Task requirements :: Write out, without any change, the lines in the material below that run from the line with "Timekeeping rules for Haleth" through the line with "Note that 1 October", both included.

Dataset ::

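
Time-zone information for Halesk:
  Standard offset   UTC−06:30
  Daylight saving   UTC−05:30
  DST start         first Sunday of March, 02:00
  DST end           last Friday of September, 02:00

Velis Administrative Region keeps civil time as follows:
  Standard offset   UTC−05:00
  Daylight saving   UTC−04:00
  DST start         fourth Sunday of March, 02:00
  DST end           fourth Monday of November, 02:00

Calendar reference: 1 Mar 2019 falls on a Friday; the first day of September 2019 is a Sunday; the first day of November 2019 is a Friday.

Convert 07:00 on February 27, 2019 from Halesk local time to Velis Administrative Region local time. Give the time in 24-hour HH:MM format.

08:30

1 March 2019 is a Friday, so the first Sunday is March 3.
1 September 2019 is a Sunday, so Fridays fall on 6, 13, 20, 27; the last is September 27.
February 27, 2019 is outside the daylight-saving period (3 March – 27 September), so Halesk is on standard time, UTC−06:30.
07:00 Halesk + 6h30m = 13:30 UTC.
1 March 2019 is a Friday, so the first Sunday is March 3 and the fourth is March 24.
1 November 2019 is a Friday, so the first Monday is November 4 and the fourth is November 25.
At the standard offset (UTC−05:00), 13:30 UTC − 5h = 08:30 Velis Administrative Region standard time.
The standard-time date in Velis Administrative Region, February 27, 2019, does not fall between 24 March and 25 November, so daylight saving is not in effect and Velis Administrative Region is at UTC−05:00.
13:30 UTC − 5h = 08:30 Velis Administrative Region.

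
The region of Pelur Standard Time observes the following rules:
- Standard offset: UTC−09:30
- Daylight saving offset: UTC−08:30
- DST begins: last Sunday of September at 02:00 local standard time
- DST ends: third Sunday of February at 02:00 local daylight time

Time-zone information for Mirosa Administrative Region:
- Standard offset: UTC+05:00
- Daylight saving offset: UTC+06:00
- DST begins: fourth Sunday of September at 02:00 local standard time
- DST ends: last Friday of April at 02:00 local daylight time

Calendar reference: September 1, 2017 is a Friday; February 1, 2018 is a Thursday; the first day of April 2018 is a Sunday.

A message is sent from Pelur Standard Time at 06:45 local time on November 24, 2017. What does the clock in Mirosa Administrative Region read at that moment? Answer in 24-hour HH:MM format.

21:15

1 September 2017 is a Friday, so Sundays fall on 3, 10, 17, 24; the last is September 24.
1 February 2018 is a Thursday, so the first Sunday is February 4 and the third is February 18.
November 24, 2017 falls between 24 September 2017 and 18 February 2018, so daylight saving is in effect and Pelur Standard Time is at UTC−08:30.
06:45 Pelur Standard Time + 8h30m = 15:15 UTC.
1 September 2017 is a Friday, so the first Sunday is September 3 and the fourth is September 24.
1 April 2018 is a Sunday, so Fridays fall on 6, 13, 20, 27; the last is April 27.
At the standard offset (UTC+05:00), 15:15 UTC + 5h = 20:15 Mirosa Administrative Region standard time.
Daylight saving runs 24 September 2017 – 27 April 2018; the standard-time date in Mirosa Administrative Region, November 24, 2017, is inside that window, so Mirosa Administrative Region is at UTC+06:00.
15:15 UTC + 6h = 21:15 Mirosa Administrative Region.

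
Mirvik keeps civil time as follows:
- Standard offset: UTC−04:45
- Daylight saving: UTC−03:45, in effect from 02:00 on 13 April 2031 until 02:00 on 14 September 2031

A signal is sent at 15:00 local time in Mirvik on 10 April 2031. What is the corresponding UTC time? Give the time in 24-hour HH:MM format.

10 April 2031 is outside the daylight-saving period (13 April – 14 September), so Mirvik is on standard time, UTC−04:45.
15:00 local + 4h45m = 19:45 UTC.

19:45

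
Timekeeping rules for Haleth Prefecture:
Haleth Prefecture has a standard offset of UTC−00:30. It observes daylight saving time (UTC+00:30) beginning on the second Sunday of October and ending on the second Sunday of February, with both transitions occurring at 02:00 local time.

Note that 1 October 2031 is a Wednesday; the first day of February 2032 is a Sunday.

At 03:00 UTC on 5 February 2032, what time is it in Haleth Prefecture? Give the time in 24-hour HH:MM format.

1 October 2031 is a Wednesday, so the first Sunday is October 5 and the second is October 12.
1 February 2032 is a Sunday, so the first Sunday is February 1 and the second is February 8.
At the standard offset (UTC−00:30), 03:00 UTC − 0h30m = 02:30 Haleth Prefecture standard time.
The standard-time date in Haleth Prefecture, 5 February 2032, falls between 12 October 2031 and 8 February 2032, so daylight saving is in effect and Haleth Prefecture is at UTC+00:30.
03:00 UTC + 0h30m = 03:30 local.

03:30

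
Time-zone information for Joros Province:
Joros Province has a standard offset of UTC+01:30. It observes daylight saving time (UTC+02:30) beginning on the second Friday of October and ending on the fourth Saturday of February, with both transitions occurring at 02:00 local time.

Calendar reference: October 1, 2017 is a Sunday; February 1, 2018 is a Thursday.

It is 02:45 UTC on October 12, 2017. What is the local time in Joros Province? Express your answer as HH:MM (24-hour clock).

1 October 2017 is a Sunday, so the first Friday is October 6 and the second is October 13.
1 February 2018 is a Thursday, so the first Saturday is February 3 and the fourth is February 24.
At the standard offset (UTC+01:30), 02:45 UTC + 1h30m = 04:15 Joros Province standard time.
Daylight saving runs 13 October 2017 – 24 February 2018; the standard-time date in Joros Province, October 12, 2017, is outside that window, so Joros Province is on standard time at UTC+01:30.
02:45 UTC + 1h30m = 04:15 local.

04:15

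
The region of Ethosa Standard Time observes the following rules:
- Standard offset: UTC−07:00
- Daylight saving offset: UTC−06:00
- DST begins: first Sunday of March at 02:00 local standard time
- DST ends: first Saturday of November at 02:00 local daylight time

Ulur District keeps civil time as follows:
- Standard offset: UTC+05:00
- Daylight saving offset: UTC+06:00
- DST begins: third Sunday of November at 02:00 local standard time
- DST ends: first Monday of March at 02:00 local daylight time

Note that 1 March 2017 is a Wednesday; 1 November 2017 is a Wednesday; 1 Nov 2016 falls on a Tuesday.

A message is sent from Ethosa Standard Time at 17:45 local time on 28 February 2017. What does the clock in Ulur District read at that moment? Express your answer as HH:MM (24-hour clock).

06:45

1 March 2017 is a Wednesday, so the first Sunday is March 5.
1 November 2017 is a Wednesday, so the first Saturday is November 4.
28 February 2017 does not fall between 5 March and 4 November, so daylight saving is not in effect and Ethosa Standard Time is at UTC−07:00.
17:45 Ethosa Standard Time + 7h = 00:45 UTC (rolling into the next day, 1 March 2017).
1 November 2016 is a Tuesday, so the first Sunday is November 6 and the third is November 20.
1 March 2017 is a Wednesday, so the first Monday is March 6.
At the standard offset (UTC+05:00), 00:45 UTC + 5h = 05:45 Ulur District standard time.
Daylight saving runs 20 November 2016 – 6 March 2017; the standard-time date in Ulur District, 1 March 2017, is inside that window, so Ulur District is at UTC+06:00.
00:45 UTC + 6h = 06:45 Ulur District.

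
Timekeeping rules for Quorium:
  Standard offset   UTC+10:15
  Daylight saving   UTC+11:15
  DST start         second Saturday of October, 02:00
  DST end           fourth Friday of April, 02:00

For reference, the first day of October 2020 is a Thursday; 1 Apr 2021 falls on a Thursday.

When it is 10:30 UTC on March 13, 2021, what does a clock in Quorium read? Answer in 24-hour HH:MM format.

21:45

1 October 2020 is a Thursday, so the first Saturday is October 3 and the second is October 10.
1 April 2021 is a Thursday, so the first Friday is April 2 and the fourth is April 23.
At the standard offset (UTC+10:15), 10:30 UTC + 10h15m = 20:45 Quorium standard time.
The standard-time date in Quorium, March 13, 2021, falls between 10 October 2020 and 23 April 2021, so daylight saving is in effect and Quorium is at UTC+11:15.
10:30 UTC + 11h15m = 21:45 local.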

Solution to this task ::
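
Timekeeping rules for Haleth Prefecture:
Haleth Prefecture has a standard offset of UTC−00:30. It observes daylight saving time (UTC+00:30) beginning on the second Sunday of October and ending on the second Sunday of February, with both transitions occurring at 02:00 local time.

Note that 1 October 2031 is a Wednesday; the first day of February 2032 is a Sunday.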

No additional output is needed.